___ Dataset entries ___

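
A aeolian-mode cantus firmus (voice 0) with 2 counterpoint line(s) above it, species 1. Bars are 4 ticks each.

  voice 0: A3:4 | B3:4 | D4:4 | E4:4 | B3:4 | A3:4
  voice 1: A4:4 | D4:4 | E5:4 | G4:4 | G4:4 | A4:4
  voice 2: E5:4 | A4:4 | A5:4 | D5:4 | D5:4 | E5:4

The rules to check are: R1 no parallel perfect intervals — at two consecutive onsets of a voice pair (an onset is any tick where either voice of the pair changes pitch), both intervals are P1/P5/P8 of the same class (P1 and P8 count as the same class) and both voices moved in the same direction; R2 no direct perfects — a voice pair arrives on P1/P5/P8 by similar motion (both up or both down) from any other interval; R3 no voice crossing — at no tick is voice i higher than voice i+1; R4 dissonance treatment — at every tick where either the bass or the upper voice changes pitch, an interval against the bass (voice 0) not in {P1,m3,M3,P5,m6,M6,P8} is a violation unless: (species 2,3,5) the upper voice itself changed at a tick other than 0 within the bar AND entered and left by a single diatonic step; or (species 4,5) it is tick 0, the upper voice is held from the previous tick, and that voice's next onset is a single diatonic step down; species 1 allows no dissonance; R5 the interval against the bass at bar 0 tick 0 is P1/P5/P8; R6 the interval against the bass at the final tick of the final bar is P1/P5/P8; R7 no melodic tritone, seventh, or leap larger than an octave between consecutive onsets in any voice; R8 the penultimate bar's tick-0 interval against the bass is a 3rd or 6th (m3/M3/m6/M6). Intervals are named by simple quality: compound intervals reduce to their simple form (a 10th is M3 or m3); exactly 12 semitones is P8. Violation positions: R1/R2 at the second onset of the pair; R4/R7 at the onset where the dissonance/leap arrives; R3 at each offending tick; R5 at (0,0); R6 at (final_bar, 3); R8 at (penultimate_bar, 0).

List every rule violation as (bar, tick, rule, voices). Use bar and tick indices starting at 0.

(1, 0, R1, (1, 2))
(1, 0, R4, (0, 2))
(2, 0, R2, (0, 2))
(2, 0, R4, (0, 1))
(2, 0, R7, (1,))
(3, 0, R2, (1, 2))
(3, 0, R4, (0, 2))
(5, 0, R1, (1, 2))

bar 0: v0=A3 v1=A4 v2=E5 downbeat P5
bar 1: v0=B3 v1=D4 v2=A4 downbeat m7
bar 2: v0=D4 v1=E5 v2=A5 downbeat P5
bar 3: v0=E4 v1=G4 v2=D5 downbeat m7
bar 4: v0=B3 v1=G4 v2=D5 downbeat m3
bar 5: v0=A3 v1=A4 v2=E5 downbeat P5
  -> R1 @ bar 1 tick 0 v(1, 2): A4/E5 P5 -> D4/A4 P5 similar
  -> R4 @ bar 1 tick 0 v(0, 2): B3/A4 m7 untreated
  -> R2 @ bar 2 tick 0 v(0, 2): B3/A4 m7 -> D4/A5 P5 similar
  -> R4 @ bar 2 tick 0 v(0, 1): D4/E5 M2 untreated
  -> R7 @ bar 2 tick 0 v(1,): D4->E5 leap 14st
  -> R2 @ bar 3 tick 0 v(1, 2): E5/A5 P4 -> G4/D5 P5 similar
  -> R4 @ bar 3 tick 0 v(0, 2): E4/D5 m7 untreated
  -> R1 @ bar 5 tick 0 v(1, 2): G4/D5 P5 -> A4/E5 P5 similar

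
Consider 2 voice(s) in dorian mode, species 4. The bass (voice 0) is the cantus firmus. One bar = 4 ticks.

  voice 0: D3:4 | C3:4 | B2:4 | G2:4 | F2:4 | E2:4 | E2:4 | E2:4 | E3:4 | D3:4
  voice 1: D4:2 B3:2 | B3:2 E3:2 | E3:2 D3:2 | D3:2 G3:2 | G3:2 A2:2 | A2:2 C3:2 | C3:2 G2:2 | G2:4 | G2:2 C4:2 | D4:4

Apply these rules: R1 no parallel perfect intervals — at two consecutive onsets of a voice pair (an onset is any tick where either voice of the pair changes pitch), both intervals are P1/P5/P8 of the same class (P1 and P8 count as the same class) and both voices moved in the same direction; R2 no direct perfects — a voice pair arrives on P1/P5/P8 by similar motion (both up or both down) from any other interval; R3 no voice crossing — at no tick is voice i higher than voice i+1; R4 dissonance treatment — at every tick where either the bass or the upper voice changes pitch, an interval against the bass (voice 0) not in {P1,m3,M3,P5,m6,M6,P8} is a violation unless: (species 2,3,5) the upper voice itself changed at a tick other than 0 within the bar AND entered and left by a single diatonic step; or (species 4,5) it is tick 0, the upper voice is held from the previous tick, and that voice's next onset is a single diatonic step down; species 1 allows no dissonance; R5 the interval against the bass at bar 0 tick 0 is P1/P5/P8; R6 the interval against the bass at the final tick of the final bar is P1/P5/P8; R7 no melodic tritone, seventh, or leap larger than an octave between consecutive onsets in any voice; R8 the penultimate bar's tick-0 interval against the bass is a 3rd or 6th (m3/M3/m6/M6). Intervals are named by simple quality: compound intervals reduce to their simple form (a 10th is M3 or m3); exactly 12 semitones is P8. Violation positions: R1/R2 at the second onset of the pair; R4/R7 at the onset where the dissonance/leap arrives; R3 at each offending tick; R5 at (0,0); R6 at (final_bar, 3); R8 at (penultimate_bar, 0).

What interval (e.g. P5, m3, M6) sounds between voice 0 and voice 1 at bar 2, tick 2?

m3

voice 0=B2 voice 1=D3 -> m3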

___

Task prompt:
While keeping every line the same, please copy out all the records.

Answer to the problem:
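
A aeolian-mode cantus firmus (voice 0) with 2 counterpoint line(s) above it, species 1. Bars are 4 ticks each.

  voice 0: A3:4 | B3:4 | D4:4 | E4:4 | B3:4 | A3:4
  voice 1: A4:4 | D4:4 | E5:4 | G4:4 | G4:4 | A4:4
  voice 2: E5:4 | A4:4 | A5:4 | D5:4 | D5:4 | E5:4

The rules to check are: R1 no parallel perfect intervals — at two consecutive onsets of a voice pair (an onset is any tick where either voice of the pair changes pitch), both intervals are P1/P5/P8 of the same class (P1 and P8 count as the same class) and both voices moved in the same direction; R2 no direct perfects — a voice pair arrives on P1/P5/P8 by similar motion (both up or both down) from any other interval; R3 no voice crossing — at no tick is voice i higher than voice i+1; R4 dissonance treatment — at every tick where either the bass or the upper voice changes pitch, an interval against the bass (voice 0) not in {P1,m3,M3,P5,m6,M6,P8} is a violation unless: (species 2,3,5) the upper voice itself changed at a tick other than 0 within the bar AND entered and left by a single diatonic step; or (species 4,5) it is tick 0, the upper voice is held from the previous tick, and that voice's next onset is a single diatonic step down; species 1 allows no dissonance; R5 the interval against the bass at bar 0 tick 0 is P1/P5/P8; R6 the interval against the bass at the final tick of the final bar is P1/P5/P8; R7 no melodic tritone, seventh, or leap larger than an octave between consecutive onsets in any voice; R8 the penultimate bar's tick-0 interval against the bass is a 3rd or 6th (m3/M3/m6/M6). Intervals are named by simple quality: compound intervals reduce to their simple form (a 10th is M3 or m3); exactly 12 semitones is P8. Violation positions: R1/R2 at the second onset of the pair; R4/R7 at the onset where the dissonance/leap arrives; R3 at each offending tick; R5 at (0,0); R6 at (final_bar, 3); R8 at (penultimate_bar, 0).

List every rule violation as (bar, tick, rule, voices). Use bar and tick indices starting at 0.

(1, 0, R1, (1, 2))
(1, 0, R4, (0, 2))
(2, 0, R2, (0, 2))
(2, 0, R4, (0, 1))
(2, 0, R7, (1,))
(3, 0, R2, (1, 2))
(3, 0, R4, (0, 2))
(5, 0, R1, (1, 2))

bar 0: v0=A3 v1=A4 v2=E5 downbeat P5
bar 1: v0=B3 v1=D4 v2=A4 downbeat m7
bar 2: v0=D4 v1=E5 v2=A5 downbeat P5
bar 3: v0=E4 v1=G4 v2=D5 downbeat m7
bar 4: v0=B3 v1=G4 v2=D5 downbeat m3
bar 5: v0=A3 v1=A4 v2=E5 downbeat P5
  -> R1 @ bar 1 tick 0 v(1, 2): A4/E5 P5 -> D4/A4 P5 similar
  -> R4 @ bar 1 tick 0 v(0, 2): B3/A4 m7 untreated
  -> R2 @ bar 2 tick 0 v(0, 2): B3/A4 m7 -> D4/A5 P5 similar
  -> R4 @ bar 2 tick 0 v(0, 1): D4/E5 M2 untreated
  -> R7 @ bar 2 tick 0 v(1,): D4->E5 leap 14st
  -> R2 @ bar 3 tick 0 v(1, 2): E5/A5 P4 -> G4/D5 P5 similar
  -> R4 @ bar 3 tick 0 v(0, 2): E4/D5 m7 untreated
  -> R1 @ bar 5 tick 0 v(1, 2): G4/D5 P5 -> A4/E5 P5 similar

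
Consider 2 voice(s) in dorian mode, species 4. The bass (voice 0) is the cantus firmus. One bar = 4 ticks.

  voice 0: D3:4 | C3:4 | B2:4 | G2:4 | F2:4 | E2:4 | E2:4 | E2:4 | E3:4 | D3:4
  voice 1: D4:2 B3:2 | B3:2 E3:2 | E3:2 D3:2 | D3:2 G3:2 | G3:2 A2:2 | A2:2 C3:2 | C3:2 G2:2 | G2:4 | G2:2 C4:2 | D4:4

Apply these rules: R1 no parallel perfect intervals — at two consecutive onsets of a voice pair (an onset is any tick where either voice of the pair changes pitch), both intervals are P1/P5/P8 of the same class (P1 and P8 count as the same class) and both voices moved in the same direction; R2 no direct perfects — a voice pair arrives on P1/P5/P8 by similar motion (both up or both down) from any other interval; R3 no voice crossing — at no tick is voice i higher than voice i+1; R4 dissonance treatment — at every tick where either the bass or the upper voice changes pitch, an interval against the bass (voice 0) not in {P1,m3,M3,P5,m6,M6,P8} is a violation unless: (species 2,3,5) the upper voice itself changed at a tick other than 0 within the bar AND entered and left by a single diatonic step; or (species 4,5) it is tick 0, the upper voice is held from the previous tick, and that voice's next onset is a single diatonic step down; species 1 allows no dissonance; R5 the interval against the bass at bar 0 tick 0 is P1/P5/P8; R6 the interval against the bass at the final tick of the final bar is P1/P5/P8; R7 no melodic tritone, seventh, or leap larger than an octave between consecutive onsets in any voice; R8 the penultimate bar's tick-0 interval against the bass is a 3rd or 6th (m3/M3/m6/M6). Intervals are named by simple quality: compound intervals reduce to their simple form (a 10th is M3 or m3); exactly 12 semitones is P8. Violation positions: R1/R2 at the second onset of the pair; R4/R7 at the onset where the dissonance/leap arrives; R3 at each offending tick; R5 at (0,0); R6 at (final_bar, 3); R8 at (penultimate_bar, 0).

What interval (e.g. P5, m3, M6) sounds between voice 0 and voice 1 at bar 2, tick 2?

m3

voice 0=B2 voice 1=D3 -> m3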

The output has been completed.